→ **Saved data entries**:
*** Block opens ***

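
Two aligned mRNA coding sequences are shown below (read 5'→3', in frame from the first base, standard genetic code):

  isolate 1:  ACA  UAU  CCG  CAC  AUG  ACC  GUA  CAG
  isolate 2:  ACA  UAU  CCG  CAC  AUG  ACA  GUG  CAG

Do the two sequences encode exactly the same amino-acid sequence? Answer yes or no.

yes

Codon 1: ACA Thr / ACA Thr — identical.
Codon 2: UAU Tyr / UAU Tyr — identical.
Codon 3: CCG Pro / CCG Pro — identical.
Codon 4: CAC His / CAC His — identical.
Codon 5: AUG Met / AUG Met — identical.
Codon 6: ACC Thr / ACA Thr — synonymous.
Codon 7: GUA Val / GUG Val — synonymous.
Codon 8: CAG Gln / CAG Gln — identical.
Nonsynonymous differences: 0 → same protein.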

*** Block closes ***

→ **EXERCISE REQUIREMENTS**:
Every line above should be reproduced precisely.

→ **COMPLETED TASK**:
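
Two aligned mRNA coding sequences are shown below (read 5'→3', in frame from the first base, standard genetic code):

  isolate 1:  ACA  UAU  CCG  CAC  AUG  ACC  GUA  CAG
  isolate 2:  ACA  UAU  CCG  CAC  AUG  ACA  GUG  CAG

Do the two sequences encode exactly the same amino-acid sequence? Answer yes or no.

yes

Codon 1: ACA Thr / ACA Thr — identical.
Codon 2: UAU Tyr / UAU Tyr — identical.
Codon 3: CCG Pro / CCG Pro — identical.
Codon 4: CAC His / CAC His — identical.
Codon 5: AUG Met / AUG Met — identical.
Codon 6: ACC Thr / ACA Thr — synonymous.
Codon 7: GUA Val / GUG Val — synonymous.
Codon 8: CAG Gln / CAG Gln — identical.
Nonsynonymous differences: 0 → same protein.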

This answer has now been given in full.